## What the task requires
Among the records that follow, find each line holding the word "below" and copy it.

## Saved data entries
★ ★ ★ ★ ★
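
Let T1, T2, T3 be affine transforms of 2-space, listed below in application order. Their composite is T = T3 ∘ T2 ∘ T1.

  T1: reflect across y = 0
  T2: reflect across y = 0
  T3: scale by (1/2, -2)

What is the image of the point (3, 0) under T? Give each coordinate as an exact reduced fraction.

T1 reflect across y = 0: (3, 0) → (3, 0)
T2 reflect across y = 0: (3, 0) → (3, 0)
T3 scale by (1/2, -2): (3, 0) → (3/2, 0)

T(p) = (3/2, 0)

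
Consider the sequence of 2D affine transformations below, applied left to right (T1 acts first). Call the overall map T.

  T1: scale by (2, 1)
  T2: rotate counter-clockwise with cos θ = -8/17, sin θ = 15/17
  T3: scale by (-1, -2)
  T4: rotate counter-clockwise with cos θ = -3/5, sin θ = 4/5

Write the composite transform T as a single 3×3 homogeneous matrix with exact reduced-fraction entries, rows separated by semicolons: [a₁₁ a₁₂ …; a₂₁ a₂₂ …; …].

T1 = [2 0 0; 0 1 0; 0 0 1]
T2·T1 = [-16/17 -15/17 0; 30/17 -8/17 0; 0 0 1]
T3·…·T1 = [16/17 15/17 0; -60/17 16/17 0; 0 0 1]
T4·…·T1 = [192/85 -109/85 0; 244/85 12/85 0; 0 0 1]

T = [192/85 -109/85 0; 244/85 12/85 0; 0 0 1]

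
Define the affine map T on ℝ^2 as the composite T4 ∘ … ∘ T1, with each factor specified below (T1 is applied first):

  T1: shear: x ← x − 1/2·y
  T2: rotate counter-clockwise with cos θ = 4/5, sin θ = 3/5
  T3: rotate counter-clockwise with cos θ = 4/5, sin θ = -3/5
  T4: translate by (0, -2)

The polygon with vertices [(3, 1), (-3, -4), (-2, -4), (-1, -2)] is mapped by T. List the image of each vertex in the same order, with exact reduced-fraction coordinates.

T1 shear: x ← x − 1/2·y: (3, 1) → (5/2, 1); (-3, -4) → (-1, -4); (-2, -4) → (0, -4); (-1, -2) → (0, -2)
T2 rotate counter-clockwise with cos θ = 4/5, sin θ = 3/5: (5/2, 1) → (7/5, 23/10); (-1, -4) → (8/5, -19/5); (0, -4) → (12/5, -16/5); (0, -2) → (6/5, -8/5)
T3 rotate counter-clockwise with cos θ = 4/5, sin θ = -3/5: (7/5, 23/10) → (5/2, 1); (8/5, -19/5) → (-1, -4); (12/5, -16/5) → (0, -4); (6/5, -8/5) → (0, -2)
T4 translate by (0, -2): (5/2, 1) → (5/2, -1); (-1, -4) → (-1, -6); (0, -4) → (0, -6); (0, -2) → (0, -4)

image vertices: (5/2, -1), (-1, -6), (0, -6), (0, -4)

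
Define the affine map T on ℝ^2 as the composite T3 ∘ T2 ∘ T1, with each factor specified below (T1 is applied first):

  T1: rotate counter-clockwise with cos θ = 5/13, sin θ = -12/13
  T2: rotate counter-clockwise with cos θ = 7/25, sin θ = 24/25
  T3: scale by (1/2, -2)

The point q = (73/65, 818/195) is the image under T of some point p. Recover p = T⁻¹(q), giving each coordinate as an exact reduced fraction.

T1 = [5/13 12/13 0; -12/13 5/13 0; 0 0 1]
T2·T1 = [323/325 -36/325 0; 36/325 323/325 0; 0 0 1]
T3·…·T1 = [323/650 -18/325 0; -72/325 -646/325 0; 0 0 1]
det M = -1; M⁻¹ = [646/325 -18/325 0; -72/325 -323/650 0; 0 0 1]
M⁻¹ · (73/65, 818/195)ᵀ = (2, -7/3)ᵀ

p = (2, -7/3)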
★ ★ ★ ★ ★
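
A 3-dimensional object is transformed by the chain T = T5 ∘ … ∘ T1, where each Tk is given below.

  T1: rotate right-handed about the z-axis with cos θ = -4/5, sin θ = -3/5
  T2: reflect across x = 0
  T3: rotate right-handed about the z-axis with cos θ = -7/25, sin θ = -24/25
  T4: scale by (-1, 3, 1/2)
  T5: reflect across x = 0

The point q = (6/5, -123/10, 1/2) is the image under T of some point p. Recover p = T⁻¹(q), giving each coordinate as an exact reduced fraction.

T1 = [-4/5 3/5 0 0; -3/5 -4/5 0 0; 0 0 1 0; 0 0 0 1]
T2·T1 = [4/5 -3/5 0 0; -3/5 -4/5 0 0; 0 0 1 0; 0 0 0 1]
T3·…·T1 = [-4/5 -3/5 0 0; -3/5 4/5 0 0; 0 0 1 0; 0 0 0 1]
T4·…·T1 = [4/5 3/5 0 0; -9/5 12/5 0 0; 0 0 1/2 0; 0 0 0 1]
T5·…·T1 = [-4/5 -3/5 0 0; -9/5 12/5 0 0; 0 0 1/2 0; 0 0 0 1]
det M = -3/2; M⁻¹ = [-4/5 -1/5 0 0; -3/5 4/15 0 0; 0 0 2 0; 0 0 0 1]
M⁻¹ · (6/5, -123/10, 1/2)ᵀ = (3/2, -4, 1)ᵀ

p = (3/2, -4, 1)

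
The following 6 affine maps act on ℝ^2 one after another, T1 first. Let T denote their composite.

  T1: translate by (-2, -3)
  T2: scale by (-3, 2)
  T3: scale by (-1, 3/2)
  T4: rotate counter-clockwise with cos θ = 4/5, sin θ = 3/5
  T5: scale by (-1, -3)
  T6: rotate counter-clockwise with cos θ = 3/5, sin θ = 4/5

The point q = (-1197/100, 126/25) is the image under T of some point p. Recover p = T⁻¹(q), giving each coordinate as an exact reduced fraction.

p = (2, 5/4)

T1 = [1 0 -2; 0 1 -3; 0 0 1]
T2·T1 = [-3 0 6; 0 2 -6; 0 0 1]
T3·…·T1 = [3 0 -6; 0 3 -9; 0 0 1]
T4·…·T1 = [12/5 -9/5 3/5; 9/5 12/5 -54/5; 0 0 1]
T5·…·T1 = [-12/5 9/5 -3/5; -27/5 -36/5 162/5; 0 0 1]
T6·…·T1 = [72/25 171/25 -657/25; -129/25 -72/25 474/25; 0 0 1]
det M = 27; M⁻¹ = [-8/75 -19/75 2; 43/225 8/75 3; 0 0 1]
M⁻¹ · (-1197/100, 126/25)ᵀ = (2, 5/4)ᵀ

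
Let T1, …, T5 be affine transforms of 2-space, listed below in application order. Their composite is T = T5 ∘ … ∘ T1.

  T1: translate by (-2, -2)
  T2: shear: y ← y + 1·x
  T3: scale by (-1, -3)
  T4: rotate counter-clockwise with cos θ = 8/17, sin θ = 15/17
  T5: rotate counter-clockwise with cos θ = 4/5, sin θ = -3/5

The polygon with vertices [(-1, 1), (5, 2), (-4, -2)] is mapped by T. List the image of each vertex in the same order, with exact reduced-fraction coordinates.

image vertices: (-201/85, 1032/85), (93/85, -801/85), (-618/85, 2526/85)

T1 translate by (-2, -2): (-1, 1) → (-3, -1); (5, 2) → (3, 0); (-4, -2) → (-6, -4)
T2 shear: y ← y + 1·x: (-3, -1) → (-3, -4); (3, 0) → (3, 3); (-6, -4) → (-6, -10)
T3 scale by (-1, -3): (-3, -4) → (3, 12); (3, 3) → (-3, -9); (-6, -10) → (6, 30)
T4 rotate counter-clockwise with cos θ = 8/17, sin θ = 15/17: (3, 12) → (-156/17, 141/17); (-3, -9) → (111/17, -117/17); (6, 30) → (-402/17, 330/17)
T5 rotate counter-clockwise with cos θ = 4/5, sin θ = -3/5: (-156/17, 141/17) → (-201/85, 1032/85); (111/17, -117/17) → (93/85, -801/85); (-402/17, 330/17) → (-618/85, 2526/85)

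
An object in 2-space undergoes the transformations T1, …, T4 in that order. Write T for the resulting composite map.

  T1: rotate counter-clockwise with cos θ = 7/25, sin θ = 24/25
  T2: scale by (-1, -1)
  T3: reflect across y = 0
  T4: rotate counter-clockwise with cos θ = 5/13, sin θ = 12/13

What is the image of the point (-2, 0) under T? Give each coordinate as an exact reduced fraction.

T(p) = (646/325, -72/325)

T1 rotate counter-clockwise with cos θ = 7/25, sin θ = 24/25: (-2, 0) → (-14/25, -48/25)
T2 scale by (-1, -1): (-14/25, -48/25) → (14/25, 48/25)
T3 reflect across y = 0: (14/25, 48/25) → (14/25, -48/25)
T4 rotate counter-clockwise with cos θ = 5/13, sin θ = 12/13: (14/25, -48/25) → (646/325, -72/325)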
★ ★ ★ ★ ★
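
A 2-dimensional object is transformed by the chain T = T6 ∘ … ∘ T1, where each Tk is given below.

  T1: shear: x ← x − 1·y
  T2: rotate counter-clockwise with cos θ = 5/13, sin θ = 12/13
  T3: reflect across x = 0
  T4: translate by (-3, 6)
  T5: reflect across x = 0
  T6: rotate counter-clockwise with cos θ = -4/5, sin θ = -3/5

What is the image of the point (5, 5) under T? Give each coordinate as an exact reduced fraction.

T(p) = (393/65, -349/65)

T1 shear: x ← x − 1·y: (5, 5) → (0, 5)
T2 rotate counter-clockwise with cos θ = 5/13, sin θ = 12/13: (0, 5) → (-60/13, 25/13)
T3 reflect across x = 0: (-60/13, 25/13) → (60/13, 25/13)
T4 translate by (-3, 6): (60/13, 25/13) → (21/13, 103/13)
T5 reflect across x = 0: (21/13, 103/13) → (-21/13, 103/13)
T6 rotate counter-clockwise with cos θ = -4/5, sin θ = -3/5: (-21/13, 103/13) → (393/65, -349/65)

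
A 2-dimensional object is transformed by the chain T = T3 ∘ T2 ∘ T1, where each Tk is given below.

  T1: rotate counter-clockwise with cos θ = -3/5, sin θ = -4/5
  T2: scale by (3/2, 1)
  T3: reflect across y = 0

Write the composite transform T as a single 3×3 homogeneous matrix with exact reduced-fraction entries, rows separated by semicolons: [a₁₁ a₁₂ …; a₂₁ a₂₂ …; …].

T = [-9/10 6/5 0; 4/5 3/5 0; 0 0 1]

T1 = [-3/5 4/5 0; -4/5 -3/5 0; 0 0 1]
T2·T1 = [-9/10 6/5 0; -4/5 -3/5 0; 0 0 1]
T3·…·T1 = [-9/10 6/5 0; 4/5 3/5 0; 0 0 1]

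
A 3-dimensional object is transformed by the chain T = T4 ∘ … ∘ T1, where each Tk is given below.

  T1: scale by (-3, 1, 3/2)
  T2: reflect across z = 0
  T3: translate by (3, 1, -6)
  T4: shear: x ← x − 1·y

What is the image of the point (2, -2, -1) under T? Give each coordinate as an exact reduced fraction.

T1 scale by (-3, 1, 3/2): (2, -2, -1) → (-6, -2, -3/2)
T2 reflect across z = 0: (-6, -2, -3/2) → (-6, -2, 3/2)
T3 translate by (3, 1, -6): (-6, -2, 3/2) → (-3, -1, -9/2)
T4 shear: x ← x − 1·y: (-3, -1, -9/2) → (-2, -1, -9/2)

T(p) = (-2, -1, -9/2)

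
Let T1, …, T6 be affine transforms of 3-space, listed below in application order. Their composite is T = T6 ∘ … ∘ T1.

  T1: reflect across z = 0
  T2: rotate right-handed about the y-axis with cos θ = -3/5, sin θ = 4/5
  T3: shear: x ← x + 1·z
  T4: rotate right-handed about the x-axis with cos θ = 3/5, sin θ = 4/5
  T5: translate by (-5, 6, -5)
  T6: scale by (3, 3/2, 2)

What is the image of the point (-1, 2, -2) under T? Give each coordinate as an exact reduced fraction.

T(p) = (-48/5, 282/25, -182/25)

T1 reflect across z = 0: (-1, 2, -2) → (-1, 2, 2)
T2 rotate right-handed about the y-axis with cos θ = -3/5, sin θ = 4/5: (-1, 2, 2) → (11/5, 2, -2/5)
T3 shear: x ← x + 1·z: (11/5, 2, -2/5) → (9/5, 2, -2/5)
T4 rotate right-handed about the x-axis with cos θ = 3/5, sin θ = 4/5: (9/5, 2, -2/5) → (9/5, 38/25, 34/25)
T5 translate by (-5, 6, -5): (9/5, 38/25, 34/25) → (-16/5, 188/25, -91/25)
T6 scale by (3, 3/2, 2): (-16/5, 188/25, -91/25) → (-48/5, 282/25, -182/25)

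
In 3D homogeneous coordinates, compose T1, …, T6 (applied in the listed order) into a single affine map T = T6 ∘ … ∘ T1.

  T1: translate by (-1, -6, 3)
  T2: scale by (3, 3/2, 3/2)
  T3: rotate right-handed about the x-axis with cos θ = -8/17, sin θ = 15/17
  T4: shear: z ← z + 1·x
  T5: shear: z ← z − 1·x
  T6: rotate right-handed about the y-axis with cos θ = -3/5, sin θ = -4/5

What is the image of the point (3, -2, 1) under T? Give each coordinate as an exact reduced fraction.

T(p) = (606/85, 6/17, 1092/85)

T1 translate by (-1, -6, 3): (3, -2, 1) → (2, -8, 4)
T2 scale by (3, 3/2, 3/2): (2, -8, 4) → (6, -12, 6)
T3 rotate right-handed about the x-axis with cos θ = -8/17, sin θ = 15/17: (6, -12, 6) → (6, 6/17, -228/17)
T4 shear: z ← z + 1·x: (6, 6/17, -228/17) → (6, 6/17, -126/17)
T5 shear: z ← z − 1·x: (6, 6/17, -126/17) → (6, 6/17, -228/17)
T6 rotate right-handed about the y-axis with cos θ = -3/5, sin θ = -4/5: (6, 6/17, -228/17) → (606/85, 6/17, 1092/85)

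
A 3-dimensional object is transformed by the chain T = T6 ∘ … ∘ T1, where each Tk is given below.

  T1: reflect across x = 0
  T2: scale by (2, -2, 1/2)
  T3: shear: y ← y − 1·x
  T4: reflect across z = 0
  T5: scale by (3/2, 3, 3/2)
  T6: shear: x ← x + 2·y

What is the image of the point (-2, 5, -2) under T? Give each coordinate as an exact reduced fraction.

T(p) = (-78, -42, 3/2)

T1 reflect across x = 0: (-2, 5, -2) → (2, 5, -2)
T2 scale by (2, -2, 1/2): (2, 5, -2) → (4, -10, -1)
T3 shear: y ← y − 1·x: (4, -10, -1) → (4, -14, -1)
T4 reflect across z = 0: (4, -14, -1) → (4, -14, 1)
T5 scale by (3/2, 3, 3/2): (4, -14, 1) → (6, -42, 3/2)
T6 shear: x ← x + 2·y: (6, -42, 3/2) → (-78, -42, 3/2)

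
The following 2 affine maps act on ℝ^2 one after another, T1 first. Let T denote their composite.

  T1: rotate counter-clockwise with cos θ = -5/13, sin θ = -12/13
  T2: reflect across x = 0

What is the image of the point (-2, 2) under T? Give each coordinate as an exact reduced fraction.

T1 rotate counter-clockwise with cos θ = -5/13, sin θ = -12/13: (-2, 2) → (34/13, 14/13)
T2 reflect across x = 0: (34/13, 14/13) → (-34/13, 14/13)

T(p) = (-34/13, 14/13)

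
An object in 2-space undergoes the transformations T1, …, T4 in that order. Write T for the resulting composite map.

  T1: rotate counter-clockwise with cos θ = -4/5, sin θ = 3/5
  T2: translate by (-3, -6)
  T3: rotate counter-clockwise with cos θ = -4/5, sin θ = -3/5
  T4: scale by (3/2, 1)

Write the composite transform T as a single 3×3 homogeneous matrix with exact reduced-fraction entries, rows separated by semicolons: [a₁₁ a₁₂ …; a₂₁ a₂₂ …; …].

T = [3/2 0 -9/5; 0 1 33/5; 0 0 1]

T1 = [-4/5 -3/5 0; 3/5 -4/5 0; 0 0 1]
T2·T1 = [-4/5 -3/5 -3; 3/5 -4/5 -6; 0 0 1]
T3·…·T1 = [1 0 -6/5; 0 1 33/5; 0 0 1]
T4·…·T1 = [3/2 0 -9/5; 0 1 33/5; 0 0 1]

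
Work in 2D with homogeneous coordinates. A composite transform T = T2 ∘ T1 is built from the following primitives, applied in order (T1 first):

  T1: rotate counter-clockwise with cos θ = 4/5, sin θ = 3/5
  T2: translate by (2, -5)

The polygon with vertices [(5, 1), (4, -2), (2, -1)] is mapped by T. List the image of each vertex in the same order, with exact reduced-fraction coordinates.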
★ ★ ★ ★ ★
## Answer section
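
Let T1, T2, T3 be affine transforms of 2-space, listed below in application order. Their composite is T = T3 ∘ T2 ∘ T1.
Consider the sequence of 2D affine transformations below, applied left to right (T1 acts first). Call the overall map T.
Define the affine map T on ℝ^2 as the composite T4 ∘ … ∘ T1, with each factor specified below (T1 is applied first):
Define the affine map T on ℝ^2 as the composite T3 ∘ T2 ∘ T1, with each factor specified below (T1 is applied first):
A 3-dimensional object is transformed by the chain T = T5 ∘ … ∘ T1, where each Tk is given below.
Let T1, …, T5 be affine transforms of 2-space, listed below in application order. Their composite is T = T5 ∘ … ∘ T1.
A 2-dimensional object is transformed by the chain T = T6 ∘ … ∘ T1, where each Tk is given below.
A 2-dimensional object is transformed by the chain T = T3 ∘ T2 ∘ T1, where each Tk is given below.
A 3-dimensional object is transformed by the chain T = T4 ∘ … ∘ T1, where each Tk is given below.
Let T1, …, T6 be affine transforms of 3-space, listed below in application order. Their composite is T = T6 ∘ … ∘ T1.
A 3-dimensional object is transformed by the chain T = T6 ∘ … ∘ T1, where each Tk is given below.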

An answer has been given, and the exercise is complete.